▶ **RECORDS TO PROCESS**:
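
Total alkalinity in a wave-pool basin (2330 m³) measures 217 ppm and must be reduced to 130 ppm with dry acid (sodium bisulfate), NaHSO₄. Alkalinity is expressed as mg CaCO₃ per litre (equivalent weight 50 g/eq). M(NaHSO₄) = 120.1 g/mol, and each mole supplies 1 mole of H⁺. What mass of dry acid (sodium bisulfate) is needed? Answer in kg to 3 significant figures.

Volume: 2330 m³ = 2,330,000 L.
Alkalinity to neutralize: (217 − 130) = 87 mg/L as CaCO₃ × 2,330,000 L = 202,700 g as CaCO₃.
Equivalents of H⁺ required: 202,700 ÷ 50 g/eq = 4054 eq = 4054 mol NaHSO₄.
Mass of NaHSO₄: 4054 × 120.1 = 486,900 g.

487 kg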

▶ **WHAT IS EXPECTED**: All of the data shown above should be printed exactly as given.

▶ **SOLUTION TO THIS PROBLEM**:
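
Total alkalinity in a wave-pool basin (2330 m³) measures 217 ppm and must be reduced to 130 ppm with dry acid (sodium bisulfate), NaHSO₄. Alkalinity is expressed as mg CaCO₃ per litre (equivalent weight 50 g/eq). M(NaHSO₄) = 120.1 g/mol, and each mole supplies 1 mole of H⁺. What mass of dry acid (sodium bisulfate) is needed? Answer in kg to 3 significant figures.

Volume: 2330 m³ = 2,330,000 L.
Alkalinity to neutralize: (217 − 130) = 87 mg/L as CaCO₃ × 2,330,000 L = 202,700 g as CaCO₃.
Equivalents of H⁺ required: 202,700 ÷ 50 g/eq = 4054 eq = 4054 mol NaHSO₄.
Mass of NaHSO₄: 4054 × 120.1 = 486,900 g.

487 kg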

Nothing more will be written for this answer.